[Start of Attachment]

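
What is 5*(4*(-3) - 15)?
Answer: -135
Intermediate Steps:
5*(4*(-3) - 15) = 5*(-12 - 15) = 5*(-27) = -135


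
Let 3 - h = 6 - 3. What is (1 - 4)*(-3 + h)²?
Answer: -27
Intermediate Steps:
h = 0 (h = 3 - (6 - 3) = 3 - 1*3 = 3 - 3 = 0)
(1 - 4)*(-3 + h)² = (1 - 4)*(-3 + 0)² = -3*(-3)² = -3*9 = -27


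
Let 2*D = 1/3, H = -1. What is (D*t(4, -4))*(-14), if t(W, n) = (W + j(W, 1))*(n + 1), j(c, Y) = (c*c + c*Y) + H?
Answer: 161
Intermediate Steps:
D = ⅙ (D = (½)/3 = (½)*(⅓) = ⅙ ≈ 0.16667)
j(c, Y) = -1 + c² + Y*c (j(c, Y) = (c*c + c*Y) - 1 = (c² + Y*c) - 1 = -1 + c² + Y*c)
t(W, n) = (1 + n)*(-1 + W² + 2*W) (t(W, n) = (W + (-1 + W² + 1*W))*(n + 1) = (W + (-1 + W² + W))*(1 + n) = (W + (-1 + W + W²))*(1 + n) = (-1 + W² + 2*W)*(1 + n) = (1 + n)*(-1 + W² + 2*W))
(D*t(4, -4))*(-14) = ((-1 + 4² + 2*4 + 4*(-4) - 4*(-1 + 4 + 4²))/6)*(-14) = ((-1 + 16 + 8 - 16 - 4*(-1 + 4 + 16))/6)*(-14) = ((-1 + 16 + 8 - 16 - 4*19)/6)*(-14) = ((-1 + 16 + 8 - 16 - 76)/6)*(-14) = ((⅙)*(-69))*(-14) = -23/2*(-14) = 161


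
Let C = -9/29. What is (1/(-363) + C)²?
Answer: 10863616/110817729 ≈ 0.098031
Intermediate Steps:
C = -9/29 (C = -9*1/29 = -9/29 ≈ -0.31034)
(1/(-363) + C)² = (1/(-363) - 9/29)² = (-1/363 - 9/29)² = (-3296/10527)² = 10863616/110817729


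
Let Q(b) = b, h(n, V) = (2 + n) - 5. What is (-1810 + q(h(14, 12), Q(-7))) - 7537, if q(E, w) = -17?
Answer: -9364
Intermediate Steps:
h(n, V) = -3 + n
(-1810 + q(h(14, 12), Q(-7))) - 7537 = (-1810 - 17) - 7537 = -1827 - 7537 = -9364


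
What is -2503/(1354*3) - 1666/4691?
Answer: -18508865/19054842 ≈ -0.97135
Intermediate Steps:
-2503/(1354*3) - 1666/4691 = -2503/4062 - 1666*1/4691 = -2503*1/4062 - 1666/4691 = -2503/4062 - 1666/4691 = -18508865/19054842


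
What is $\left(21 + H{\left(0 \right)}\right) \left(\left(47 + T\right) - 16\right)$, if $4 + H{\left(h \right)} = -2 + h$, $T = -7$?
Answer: $360$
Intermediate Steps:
$H{\left(h \right)} = -6 + h$ ($H{\left(h \right)} = -4 + \left(-2 + h\right) = -6 + h$)
$\left(21 + H{\left(0 \right)}\right) \left(\left(47 + T\right) - 16\right) = \left(21 + \left(-6 + 0\right)\right) \left(\left(47 - 7\right) - 16\right) = \left(21 - 6\right) \left(40 - 16\right) = 15 \cdot 24 = 360$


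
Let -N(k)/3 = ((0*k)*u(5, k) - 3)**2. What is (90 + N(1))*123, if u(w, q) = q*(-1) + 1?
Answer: 7749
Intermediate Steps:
u(w, q) = 1 - q (u(w, q) = -q + 1 = 1 - q)
N(k) = -27 (N(k) = -3*((0*k)*(1 - k) - 3)**2 = -3*(0*(1 - k) - 3)**2 = -3*(0 - 3)**2 = -3*(-3)**2 = -3*9 = -27)
(90 + N(1))*123 = (90 - 27)*123 = 63*123 = 7749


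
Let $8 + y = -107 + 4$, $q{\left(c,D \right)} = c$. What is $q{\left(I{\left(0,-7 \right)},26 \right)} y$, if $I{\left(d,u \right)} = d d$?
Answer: $0$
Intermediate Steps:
$I{\left(d,u \right)} = d^{2}$
$y = -111$ ($y = -8 + \left(-107 + 4\right) = -8 - 103 = -111$)
$q{\left(I{\left(0,-7 \right)},26 \right)} y = 0^{2} \left(-111\right) = 0 \left(-111\right) = 0$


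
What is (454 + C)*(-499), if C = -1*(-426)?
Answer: -439120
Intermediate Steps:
C = 426
(454 + C)*(-499) = (454 + 426)*(-499) = 880*(-499) = -439120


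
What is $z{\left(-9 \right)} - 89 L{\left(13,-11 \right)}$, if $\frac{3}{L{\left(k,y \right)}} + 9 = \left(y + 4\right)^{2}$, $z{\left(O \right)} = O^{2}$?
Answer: $\frac{2973}{40} \approx 74.325$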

[End of Attachment]

## Exercise details:
Would you retype exactly the lines above, from the line with "Answer: -27" to the line with "Answer: 161", with both end lines kept and nothing more?

## Written response:
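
Answer: -27
Intermediate Steps:
h = 0 (h = 3 - (6 - 3) = 3 - 1*3 = 3 - 3 = 0)
(1 - 4)*(-3 + h)² = (1 - 4)*(-3 + 0)² = -3*(-3)² = -3*9 = -27


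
Let 2*D = 1/3, H = -1. What is (D*t(4, -4))*(-14), if t(W, n) = (W + j(W, 1))*(n + 1), j(c, Y) = (c*c + c*Y) + H?
Answer: 161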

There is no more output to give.